Extracted data:
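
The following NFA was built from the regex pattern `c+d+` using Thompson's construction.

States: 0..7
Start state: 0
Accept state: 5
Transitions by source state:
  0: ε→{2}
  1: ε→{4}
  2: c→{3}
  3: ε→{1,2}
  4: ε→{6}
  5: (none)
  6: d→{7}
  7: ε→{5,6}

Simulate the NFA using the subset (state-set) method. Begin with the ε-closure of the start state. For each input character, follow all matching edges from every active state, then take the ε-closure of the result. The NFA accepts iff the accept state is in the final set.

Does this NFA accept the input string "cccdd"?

Answer: ACCEPT

Steps:
S₀ = ε-closure({0}) = {0,2}
'c' @ 1: {1,2,3,4,6}
'c' @ 2: {1,2,3,4,6}
'c' @ 3: {1,2,3,4,6}
'd' @ 4: {5,6,7}  ✓accept
'd' @ 5: {5,6,7}  ✓accept
after full input: {5,6,7}  (accept=5 in)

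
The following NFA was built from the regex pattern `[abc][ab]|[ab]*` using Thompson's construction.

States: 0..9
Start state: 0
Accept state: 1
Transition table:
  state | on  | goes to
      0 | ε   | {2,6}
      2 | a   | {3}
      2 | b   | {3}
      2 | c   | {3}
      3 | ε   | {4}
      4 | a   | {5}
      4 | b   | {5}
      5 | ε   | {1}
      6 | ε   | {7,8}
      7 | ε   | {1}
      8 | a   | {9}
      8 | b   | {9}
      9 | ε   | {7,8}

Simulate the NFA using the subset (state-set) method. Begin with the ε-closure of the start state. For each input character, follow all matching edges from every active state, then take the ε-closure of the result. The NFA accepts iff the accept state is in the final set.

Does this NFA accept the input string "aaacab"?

S₀ = ε-closure({0}) = {0,1,2,6,7,8}
'a' @ 1: {1,3,4,7,8,9}  (accept∈set)
'a' @ 2: {1,5,7,8,9}  (accept∈set)
'a' @ 3: {1,7,8,9}  (accept∈set)
'c' @ 4: {}  — dead — no transitions
rest 'ab' ignored (set empty)
final: {}; accept 1 not in set

Answer: REJECT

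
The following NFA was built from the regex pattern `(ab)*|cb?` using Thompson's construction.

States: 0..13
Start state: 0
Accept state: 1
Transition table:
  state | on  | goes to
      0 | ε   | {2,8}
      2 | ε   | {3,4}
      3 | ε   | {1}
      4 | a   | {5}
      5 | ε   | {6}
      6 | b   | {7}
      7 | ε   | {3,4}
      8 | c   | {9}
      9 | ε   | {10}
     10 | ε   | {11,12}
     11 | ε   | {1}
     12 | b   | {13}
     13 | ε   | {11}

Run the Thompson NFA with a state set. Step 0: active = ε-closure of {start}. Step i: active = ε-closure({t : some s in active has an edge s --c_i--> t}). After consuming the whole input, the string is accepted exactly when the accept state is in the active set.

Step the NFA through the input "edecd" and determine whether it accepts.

S₀ = ε-closure({0}) = {0,1,2,3,4,8}
'e' @ 1: {}  — no active states
rest 'decd' ignored (set empty)
after full input: {}  (accept=1 not in)

Answer: REJECT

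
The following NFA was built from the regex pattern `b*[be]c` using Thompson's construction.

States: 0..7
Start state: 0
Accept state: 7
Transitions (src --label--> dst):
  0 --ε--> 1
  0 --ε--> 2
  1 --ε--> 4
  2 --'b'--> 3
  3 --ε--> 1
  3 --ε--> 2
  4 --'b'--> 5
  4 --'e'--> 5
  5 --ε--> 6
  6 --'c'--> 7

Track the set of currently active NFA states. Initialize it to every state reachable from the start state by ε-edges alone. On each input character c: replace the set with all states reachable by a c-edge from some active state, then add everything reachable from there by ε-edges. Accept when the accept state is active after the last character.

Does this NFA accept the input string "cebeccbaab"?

Answer: REJECT

Trace:
S₀ = ε-closure({0}) = {0,1,2,4}
'c' @ 1: {}  — dead — no transitions
rest 'ebeccbaab' ignored (set empty)
end set {} — state 7 not in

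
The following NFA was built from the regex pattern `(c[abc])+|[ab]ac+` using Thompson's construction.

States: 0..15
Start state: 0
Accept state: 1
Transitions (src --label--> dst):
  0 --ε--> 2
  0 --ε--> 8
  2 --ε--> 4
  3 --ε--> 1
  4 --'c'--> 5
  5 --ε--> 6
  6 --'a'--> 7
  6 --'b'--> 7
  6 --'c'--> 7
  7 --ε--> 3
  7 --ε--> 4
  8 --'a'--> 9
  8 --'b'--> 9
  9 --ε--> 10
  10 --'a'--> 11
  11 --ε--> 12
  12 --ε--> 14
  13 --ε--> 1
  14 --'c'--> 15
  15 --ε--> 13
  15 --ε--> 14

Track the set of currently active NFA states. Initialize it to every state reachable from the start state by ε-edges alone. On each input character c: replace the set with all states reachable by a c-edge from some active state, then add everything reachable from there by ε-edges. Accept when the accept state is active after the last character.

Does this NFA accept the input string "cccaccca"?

Answer: ACCEPT

Steps:
S₀ = ε-closure({0}) = {0,2,4,8}
'c' @ 1: {5,6}
'c' @ 2: {1,3,4,7}  (accept∈set)
'c' @ 3: {5,6}
'a' @ 4: {1,3,4,7}  (accept∈set)
'c' @ 5: {5,6}
'c' @ 6: {1,3,4,7}  (accept∈set)
'c' @ 7: {5,6}
'a' @ 8: {1,3,4,7}  (accept∈set)
end set {1,3,4,7} — state 1 in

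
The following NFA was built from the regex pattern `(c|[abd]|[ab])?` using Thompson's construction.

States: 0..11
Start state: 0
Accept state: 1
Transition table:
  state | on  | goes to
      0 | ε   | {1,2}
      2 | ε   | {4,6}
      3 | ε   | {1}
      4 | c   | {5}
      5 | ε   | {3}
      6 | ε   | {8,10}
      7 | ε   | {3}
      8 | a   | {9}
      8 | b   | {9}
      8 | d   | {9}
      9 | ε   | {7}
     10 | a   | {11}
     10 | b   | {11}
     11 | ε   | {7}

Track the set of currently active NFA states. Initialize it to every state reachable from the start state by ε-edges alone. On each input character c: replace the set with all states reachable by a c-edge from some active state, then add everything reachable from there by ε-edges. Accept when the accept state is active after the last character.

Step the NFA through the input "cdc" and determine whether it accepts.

start: ε-closure({0}) = {0,1,2,4,6,8,10}
'c' @ 1: {1,3,5}  (accept∈set)
'd' @ 2: {}  — no active states
rest 'c' ignored (set empty)
end set {} — state 1 not in

Answer: REJECT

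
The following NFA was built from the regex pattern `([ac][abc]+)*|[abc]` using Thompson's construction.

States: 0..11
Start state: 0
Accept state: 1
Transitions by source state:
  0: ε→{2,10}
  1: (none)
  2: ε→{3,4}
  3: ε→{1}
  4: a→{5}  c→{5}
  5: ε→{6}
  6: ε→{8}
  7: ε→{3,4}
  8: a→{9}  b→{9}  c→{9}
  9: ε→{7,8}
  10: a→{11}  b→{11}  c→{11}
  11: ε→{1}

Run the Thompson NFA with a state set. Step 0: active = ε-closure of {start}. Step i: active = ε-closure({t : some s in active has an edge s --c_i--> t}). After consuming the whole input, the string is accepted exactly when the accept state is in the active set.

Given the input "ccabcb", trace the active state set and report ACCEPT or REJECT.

Answer: ACCEPT

Trace:
S₀ = ε-closure({0}) = {0,1,2,3,4,10}
'c' @ 1: {1,5,6,8,11}  ✓accept
'c' @ 2: {1,3,4,7,8,9}  ✓accept
'a' @ 3: {1,3,4,5,6,7,8,9}  ✓accept
'b' @ 4: {1,3,4,7,8,9}  ✓accept
'c' @ 5: {1,3,4,5,6,7,8,9}  ✓accept
'b' @ 6: {1,3,4,7,8,9}  ✓accept
final: {1,3,4,7,8,9}; accept 1 in set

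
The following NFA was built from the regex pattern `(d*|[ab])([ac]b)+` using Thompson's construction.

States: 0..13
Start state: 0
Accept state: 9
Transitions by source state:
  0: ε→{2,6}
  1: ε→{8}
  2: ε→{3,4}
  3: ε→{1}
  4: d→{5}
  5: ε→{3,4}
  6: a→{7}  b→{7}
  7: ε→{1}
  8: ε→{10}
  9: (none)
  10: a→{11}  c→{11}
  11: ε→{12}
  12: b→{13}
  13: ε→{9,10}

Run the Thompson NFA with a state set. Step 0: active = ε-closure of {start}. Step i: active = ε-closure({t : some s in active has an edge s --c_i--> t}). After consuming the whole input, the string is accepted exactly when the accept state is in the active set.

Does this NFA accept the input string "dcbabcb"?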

Aim of the task:
Print the line with "Accept state: 9" and every line after it in the entries above, exactly as written. Leave out all other lines.

Answer to this problem:
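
Accept state: 9
Transitions by source state:
  0: ε→{2,6}
  1: ε→{8}
  2: ε→{3,4}
  3: ε→{1}
  4: d→{5}
  5: ε→{3,4}
  6: a→{7}  b→{7}
  7: ε→{1}
  8: ε→{10}
  9: (none)
  10: a→{11}  c→{11}
  11: ε→{12}
  12: b→{13}
  13: ε→{9,10}

Run the Thompson NFA with a state set. Step 0: active = ε-closure of {start}. Step i: active = ε-closure({t : some s in active has an edge s --c_i--> t}). After consuming the whole input, the string is accepted exactly when the accept state is in the active set.

Does this NFA accept the input string "dcbabcb"?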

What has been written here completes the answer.